- _PROBLEM DETAILS_: Provide only the number of lines in the records where "truth" appears.

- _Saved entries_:

◇ ◇ ◇ ◇

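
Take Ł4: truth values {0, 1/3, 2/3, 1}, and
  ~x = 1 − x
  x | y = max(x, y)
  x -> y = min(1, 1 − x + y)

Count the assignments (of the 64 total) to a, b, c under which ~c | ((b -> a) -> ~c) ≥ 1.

value 1: 26 assignments (counts)
value 2/3: 15 assignments
value 1/3: 13 assignments
value 0: 10 assignments
So 26 of the 64 assignments meet the threshold.

26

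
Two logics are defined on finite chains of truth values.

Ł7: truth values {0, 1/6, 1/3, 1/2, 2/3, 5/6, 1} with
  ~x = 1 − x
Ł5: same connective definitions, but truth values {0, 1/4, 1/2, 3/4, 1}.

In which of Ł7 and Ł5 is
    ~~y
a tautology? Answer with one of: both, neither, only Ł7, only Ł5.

neither

In Ł7: at y = 0 the value is 0 — not a tautology.
In Ł5: at y = 0 the value is 0 — not a tautology.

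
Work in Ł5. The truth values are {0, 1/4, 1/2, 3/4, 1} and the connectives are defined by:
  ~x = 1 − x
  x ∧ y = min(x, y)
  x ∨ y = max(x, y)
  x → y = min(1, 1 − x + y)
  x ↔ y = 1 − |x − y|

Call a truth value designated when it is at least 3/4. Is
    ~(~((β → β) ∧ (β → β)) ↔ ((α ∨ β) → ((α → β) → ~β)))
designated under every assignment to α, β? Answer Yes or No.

No

Counterexample: take α = 0, β = 3/4.
β → β = 3/4 → 3/4 = 1
β → β = 3/4 → 3/4 = 1
(β → β) ∧ (β → β) = 1 ∧ 1 = 1
~((β → β) ∧ (β → β)) = ~1 = 0
α ∨ β = 0 ∨ 3/4 = 3/4
α → β = 0 → 3/4 = 1
~β = ~3/4 = 1/4
(α → β) → ~β = 1 → 1/4 = 1/4
(α ∨ β) → ((α → β) → ~β) = 3/4 → 1/4 = 1/2
~((β → β) ∧ (β → β)) ↔ ((α ∨ β) → ((α → β) → ~β)) = 0 ↔ 1/2 = 1/2
~(~((β → β) ∧ (β → β)) ↔ ((α ∨ β) → ((α → β) → ~β))) = ~1/2 = 1/2
This gives 1/2, which is below 3/4.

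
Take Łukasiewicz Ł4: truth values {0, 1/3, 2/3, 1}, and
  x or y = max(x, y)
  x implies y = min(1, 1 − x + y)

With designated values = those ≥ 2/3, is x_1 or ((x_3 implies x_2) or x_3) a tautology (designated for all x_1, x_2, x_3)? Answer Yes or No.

At x_1 = 1/3, x_2 = 1/3, x_3 = 1, for instance:
x_3 implies x_2 = 1 implies 1/3 = 1/3
(x_3 implies x_2) or x_3 = 1/3 or 1 = 1
x_1 or ((x_3 implies x_2) or x_3) = 1/3 or 1 = 1
and checking the remaining 63 assignments likewise gives ≥ 2/3 in every case.

Yes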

◇ ◇ ◇ ◇

- _RESULT OF THIS EXERCISE_: 7